* **Exercise aim**
Type the entries again, word for word.

---+---

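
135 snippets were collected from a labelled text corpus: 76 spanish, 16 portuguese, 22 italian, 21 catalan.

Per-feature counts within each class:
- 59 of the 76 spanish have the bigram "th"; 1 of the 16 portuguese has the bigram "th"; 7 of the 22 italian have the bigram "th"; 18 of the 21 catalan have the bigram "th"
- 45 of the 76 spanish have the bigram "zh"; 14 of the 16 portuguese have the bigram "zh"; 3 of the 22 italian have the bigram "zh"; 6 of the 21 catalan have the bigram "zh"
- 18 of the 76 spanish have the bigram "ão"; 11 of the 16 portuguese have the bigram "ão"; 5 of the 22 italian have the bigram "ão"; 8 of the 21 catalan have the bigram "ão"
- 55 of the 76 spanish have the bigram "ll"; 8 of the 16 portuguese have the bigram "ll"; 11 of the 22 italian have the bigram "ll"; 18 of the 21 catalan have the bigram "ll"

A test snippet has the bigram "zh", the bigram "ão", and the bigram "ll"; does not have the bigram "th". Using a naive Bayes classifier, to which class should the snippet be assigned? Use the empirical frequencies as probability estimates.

spanish: (76/135) × (17/76) × (45/76) × (18/76) × (55/76) ≈ 0.0127797
portuguese: (16/135) × (15/16) × (14/16) × (11/16) × (8/16) ≈ 0.0334201
italian: (22/135) × (15/22) × (3/22) × (5/22) × (11/22) ≈ 0.00172176
catalan: (21/135) × (3/21) × (6/21) × (8/21) × (18/21) ≈ 0.00207321
Highest score → portuguese.

portuguese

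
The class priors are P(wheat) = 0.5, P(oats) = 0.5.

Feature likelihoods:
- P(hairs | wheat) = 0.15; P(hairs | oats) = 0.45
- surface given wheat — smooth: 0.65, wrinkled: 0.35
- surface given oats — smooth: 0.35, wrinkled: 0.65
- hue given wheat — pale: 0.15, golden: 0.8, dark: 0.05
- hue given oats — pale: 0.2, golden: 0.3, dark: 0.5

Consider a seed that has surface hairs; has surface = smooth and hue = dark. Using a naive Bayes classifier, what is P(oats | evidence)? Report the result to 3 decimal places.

0.942

wheat: 0.5 × 0.15 × 0.65 × 0.05 = 0.0024375
oats: 0.5 × 0.45 × 0.35 × 0.5 = 0.039375
P(oats | x) = 0.039375 / 0.0418125 ≈ 0.942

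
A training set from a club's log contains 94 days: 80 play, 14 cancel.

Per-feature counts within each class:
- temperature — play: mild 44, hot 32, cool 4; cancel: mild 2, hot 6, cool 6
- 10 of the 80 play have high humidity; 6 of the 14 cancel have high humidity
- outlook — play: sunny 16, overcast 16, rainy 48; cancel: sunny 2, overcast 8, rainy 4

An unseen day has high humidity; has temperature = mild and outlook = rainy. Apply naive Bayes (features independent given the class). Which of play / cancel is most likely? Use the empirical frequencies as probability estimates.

play

play: (80/94) × (44/80) × (10/80) × (48/80) ≈ 0.0351064
cancel: (14/94) × (2/14) × (6/14) × (4/14) ≈ 0.0026053
Highest score → play.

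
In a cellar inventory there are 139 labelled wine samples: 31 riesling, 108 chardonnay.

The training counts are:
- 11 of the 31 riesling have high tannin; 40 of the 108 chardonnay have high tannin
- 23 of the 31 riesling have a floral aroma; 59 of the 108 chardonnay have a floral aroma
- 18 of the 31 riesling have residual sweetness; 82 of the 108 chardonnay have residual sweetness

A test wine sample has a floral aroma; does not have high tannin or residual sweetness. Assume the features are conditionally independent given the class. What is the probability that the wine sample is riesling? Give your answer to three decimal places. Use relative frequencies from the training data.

0.410

riesling: (31/139) × (20/31) × (23/31) × (13/31) ≈ 0.0447675
chardonnay: (108/139) × (68/108) × (59/108) × (26/108) ≈ 0.0643387
P(riesling | x) = 0.0447675 / 0.1091062 ≈ 0.410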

---+---

* **Finished exercise**
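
135 snippets were collected from a labelled text corpus: 76 spanish, 16 portuguese, 22 italian, 21 catalan.

Per-feature counts within each class:
- 59 of the 76 spanish have the bigram "th"; 1 of the 16 portuguese has the bigram "th"; 7 of the 22 italian have the bigram "th"; 18 of the 21 catalan have the bigram "th"
- 45 of the 76 spanish have the bigram "zh"; 14 of the 16 portuguese have the bigram "zh"; 3 of the 22 italian have the bigram "zh"; 6 of the 21 catalan have the bigram "zh"
- 18 of the 76 spanish have the bigram "ão"; 11 of the 16 portuguese have the bigram "ão"; 5 of the 22 italian have the bigram "ão"; 8 of the 21 catalan have the bigram "ão"
- 55 of the 76 spanish have the bigram "ll"; 8 of the 16 portuguese have the bigram "ll"; 11 of the 22 italian have the bigram "ll"; 18 of the 21 catalan have the bigram "ll"

A test snippet has the bigram "zh", the bigram "ão", and the bigram "ll"; does not have the bigram "th". Using a naive Bayes classifier, to which class should the snippet be assigned? Use the empirical frequencies as probability estimates.

spanish: (76/135) × (17/76) × (45/76) × (18/76) × (55/76) ≈ 0.0127797
portuguese: (16/135) × (15/16) × (14/16) × (11/16) × (8/16) ≈ 0.0334201
italian: (22/135) × (15/22) × (3/22) × (5/22) × (11/22) ≈ 0.00172176
catalan: (21/135) × (3/21) × (6/21) × (8/21) × (18/21) ≈ 0.00207321
Highest score → portuguese.

portuguese

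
The class priors are P(wheat) = 0.5, P(oats) = 0.5.

Feature likelihoods:
- P(hairs | wheat) = 0.15; P(hairs | oats) = 0.45
- surface given wheat — smooth: 0.65, wrinkled: 0.35
- surface given oats — smooth: 0.35, wrinkled: 0.65
- hue given wheat — pale: 0.15, golden: 0.8, dark: 0.05
- hue given oats — pale: 0.2, golden: 0.3, dark: 0.5

Consider a seed that has surface hairs; has surface = smooth and hue = dark. Using a naive Bayes classifier, what is P(oats | evidence)? Report the result to 3 decimal places.

0.942

wheat: 0.5 × 0.15 × 0.65 × 0.05 = 0.0024375
oats: 0.5 × 0.45 × 0.35 × 0.5 = 0.039375
P(oats | x) = 0.039375 / 0.0418125 ≈ 0.942

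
A training set from a club's log contains 94 days: 80 play, 14 cancel.

Per-feature counts within each class:
- temperature — play: mild 44, hot 32, cool 4; cancel: mild 2, hot 6, cool 6
- 10 of the 80 play have high humidity; 6 of the 14 cancel have high humidity
- outlook — play: sunny 16, overcast 16, rainy 48; cancel: sunny 2, overcast 8, rainy 4

An unseen day has high humidity; has temperature = mild and outlook = rainy. Apply naive Bayes (features independent given the class). Which of play / cancel is most likely? Use the empirical frequencies as probability estimates.

play

play: (80/94) × (44/80) × (10/80) × (48/80) ≈ 0.0351064
cancel: (14/94) × (2/14) × (6/14) × (4/14) ≈ 0.0026053
Highest score → play.

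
In a cellar inventory there are 139 labelled wine samples: 31 riesling, 108 chardonnay.

The training counts are:
- 11 of the 31 riesling have high tannin; 40 of the 108 chardonnay have high tannin
- 23 of the 31 riesling have a floral aroma; 59 of the 108 chardonnay have a floral aroma
- 18 of the 31 riesling have residual sweetness; 82 of the 108 chardonnay have residual sweetness

A test wine sample has a floral aroma; does not have high tannin or residual sweetness. Assume the features are conditionally independent given the class. What is the probability that the wine sample is riesling? Give your answer to three decimal places. Use relative frequencies from the training data.

0.410

riesling: (31/139) × (20/31) × (23/31) × (13/31) ≈ 0.0447675
chardonnay: (108/139) × (68/108) × (59/108) × (26/108) ≈ 0.0643387
P(riesling | x) = 0.0447675 / 0.1091062 ≈ 0.410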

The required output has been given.